### Extracted records
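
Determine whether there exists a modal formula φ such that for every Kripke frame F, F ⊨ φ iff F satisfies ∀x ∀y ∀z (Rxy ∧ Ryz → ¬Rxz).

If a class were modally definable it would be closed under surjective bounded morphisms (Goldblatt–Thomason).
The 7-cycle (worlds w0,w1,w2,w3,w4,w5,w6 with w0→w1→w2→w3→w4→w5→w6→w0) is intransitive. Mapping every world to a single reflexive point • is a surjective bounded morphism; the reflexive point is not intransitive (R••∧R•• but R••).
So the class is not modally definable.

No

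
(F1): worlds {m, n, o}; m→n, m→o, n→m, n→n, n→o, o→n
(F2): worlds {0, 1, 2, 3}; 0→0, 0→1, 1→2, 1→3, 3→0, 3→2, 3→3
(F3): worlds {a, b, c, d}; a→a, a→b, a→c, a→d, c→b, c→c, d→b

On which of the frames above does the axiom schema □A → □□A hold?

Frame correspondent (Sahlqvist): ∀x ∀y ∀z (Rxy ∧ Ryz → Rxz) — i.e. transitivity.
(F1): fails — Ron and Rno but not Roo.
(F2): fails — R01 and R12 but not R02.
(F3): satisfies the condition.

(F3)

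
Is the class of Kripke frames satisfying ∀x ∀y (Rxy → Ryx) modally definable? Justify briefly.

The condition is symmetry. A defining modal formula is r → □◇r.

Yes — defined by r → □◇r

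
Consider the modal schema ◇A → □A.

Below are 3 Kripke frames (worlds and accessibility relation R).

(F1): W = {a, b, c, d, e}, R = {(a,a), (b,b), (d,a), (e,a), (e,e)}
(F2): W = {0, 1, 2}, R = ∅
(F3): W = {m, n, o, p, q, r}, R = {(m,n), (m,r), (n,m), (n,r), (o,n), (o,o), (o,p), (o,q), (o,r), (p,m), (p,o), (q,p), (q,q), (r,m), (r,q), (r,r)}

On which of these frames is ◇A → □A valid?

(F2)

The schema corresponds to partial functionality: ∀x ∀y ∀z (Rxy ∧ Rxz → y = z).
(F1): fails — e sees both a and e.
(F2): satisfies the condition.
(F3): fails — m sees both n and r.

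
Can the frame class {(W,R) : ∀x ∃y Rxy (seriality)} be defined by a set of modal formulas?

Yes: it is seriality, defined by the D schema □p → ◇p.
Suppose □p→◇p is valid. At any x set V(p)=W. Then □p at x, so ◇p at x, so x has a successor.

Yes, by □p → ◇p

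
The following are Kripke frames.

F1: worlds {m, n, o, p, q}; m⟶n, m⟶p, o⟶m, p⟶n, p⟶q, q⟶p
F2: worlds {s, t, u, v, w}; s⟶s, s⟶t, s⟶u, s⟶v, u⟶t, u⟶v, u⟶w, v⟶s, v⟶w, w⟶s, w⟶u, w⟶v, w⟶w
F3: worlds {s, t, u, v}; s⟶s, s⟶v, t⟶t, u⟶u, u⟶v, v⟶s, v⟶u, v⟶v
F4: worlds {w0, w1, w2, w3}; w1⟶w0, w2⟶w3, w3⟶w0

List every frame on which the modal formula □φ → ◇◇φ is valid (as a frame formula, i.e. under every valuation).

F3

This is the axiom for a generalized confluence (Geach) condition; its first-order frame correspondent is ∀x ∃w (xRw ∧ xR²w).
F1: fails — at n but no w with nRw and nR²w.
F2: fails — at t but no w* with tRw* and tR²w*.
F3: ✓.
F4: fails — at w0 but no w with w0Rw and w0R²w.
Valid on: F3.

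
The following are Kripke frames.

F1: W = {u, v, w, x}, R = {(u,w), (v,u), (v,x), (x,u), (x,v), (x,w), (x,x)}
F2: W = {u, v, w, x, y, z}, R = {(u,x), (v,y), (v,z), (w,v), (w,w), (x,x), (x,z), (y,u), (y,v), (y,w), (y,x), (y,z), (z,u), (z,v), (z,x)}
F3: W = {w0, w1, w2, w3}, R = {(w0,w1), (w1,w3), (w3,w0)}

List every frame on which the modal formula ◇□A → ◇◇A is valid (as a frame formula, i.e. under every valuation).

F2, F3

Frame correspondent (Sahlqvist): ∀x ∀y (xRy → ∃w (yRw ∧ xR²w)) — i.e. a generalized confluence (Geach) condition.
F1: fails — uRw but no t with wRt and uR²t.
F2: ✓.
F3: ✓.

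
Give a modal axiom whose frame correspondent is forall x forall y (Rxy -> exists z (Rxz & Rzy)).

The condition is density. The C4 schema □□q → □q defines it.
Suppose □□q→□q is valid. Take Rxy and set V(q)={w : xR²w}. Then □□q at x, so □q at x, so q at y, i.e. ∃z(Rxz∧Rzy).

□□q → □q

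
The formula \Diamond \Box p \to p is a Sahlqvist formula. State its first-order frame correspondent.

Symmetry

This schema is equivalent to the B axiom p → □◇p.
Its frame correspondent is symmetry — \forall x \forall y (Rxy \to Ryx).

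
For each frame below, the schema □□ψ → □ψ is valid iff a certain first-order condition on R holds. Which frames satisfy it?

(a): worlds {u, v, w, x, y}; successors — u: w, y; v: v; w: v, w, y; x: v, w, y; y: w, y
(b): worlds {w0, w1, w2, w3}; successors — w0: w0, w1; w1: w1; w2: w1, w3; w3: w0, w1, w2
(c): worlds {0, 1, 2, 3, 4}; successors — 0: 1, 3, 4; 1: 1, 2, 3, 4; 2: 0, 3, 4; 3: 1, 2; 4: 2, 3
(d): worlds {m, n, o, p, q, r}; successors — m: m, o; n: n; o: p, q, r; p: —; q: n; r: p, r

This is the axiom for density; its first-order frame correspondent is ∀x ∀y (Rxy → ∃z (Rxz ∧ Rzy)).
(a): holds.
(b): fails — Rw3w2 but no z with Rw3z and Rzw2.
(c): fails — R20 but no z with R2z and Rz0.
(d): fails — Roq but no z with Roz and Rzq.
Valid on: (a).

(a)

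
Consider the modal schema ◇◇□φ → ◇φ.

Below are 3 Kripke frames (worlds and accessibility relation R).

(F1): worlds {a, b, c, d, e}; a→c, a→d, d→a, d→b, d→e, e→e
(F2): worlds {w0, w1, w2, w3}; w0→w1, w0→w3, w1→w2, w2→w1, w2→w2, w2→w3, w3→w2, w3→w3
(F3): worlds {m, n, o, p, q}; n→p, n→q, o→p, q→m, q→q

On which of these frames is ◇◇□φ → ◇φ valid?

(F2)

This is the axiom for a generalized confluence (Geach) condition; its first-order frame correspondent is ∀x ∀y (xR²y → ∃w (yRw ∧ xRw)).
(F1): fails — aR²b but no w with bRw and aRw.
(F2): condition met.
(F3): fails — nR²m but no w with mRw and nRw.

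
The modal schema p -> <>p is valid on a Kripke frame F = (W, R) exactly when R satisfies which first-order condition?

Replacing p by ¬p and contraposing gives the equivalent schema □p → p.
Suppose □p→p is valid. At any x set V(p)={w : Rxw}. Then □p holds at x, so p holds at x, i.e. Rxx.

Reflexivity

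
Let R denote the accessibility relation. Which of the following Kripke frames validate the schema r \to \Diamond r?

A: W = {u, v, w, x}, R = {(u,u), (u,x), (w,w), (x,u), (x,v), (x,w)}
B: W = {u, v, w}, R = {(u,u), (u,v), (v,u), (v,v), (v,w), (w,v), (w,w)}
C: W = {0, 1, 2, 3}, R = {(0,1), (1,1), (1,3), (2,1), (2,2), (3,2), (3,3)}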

### Task to complete
From the records above, retype only the lines starting at the line that contains "w⟶u, w⟶v, w⟶w" and ending at the line that contains "w1⟶w0, w2⟶w3, w3⟶w0", both included.

### Output for this exercise
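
F2: worlds {s, t, u, v, w}; s⟶s, s⟶t, s⟶u, s⟶v, u⟶t, u⟶v, u⟶w, v⟶s, v⟶w, w⟶s, w⟶u, w⟶v, w⟶w
F3: worlds {s, t, u, v}; s⟶s, s⟶v, t⟶t, u⟶u, u⟶v, v⟶s, v⟶u, v⟶v
F4: worlds {w0, w1, w2, w3}; w1⟶w0, w2⟶w3, w3⟶w0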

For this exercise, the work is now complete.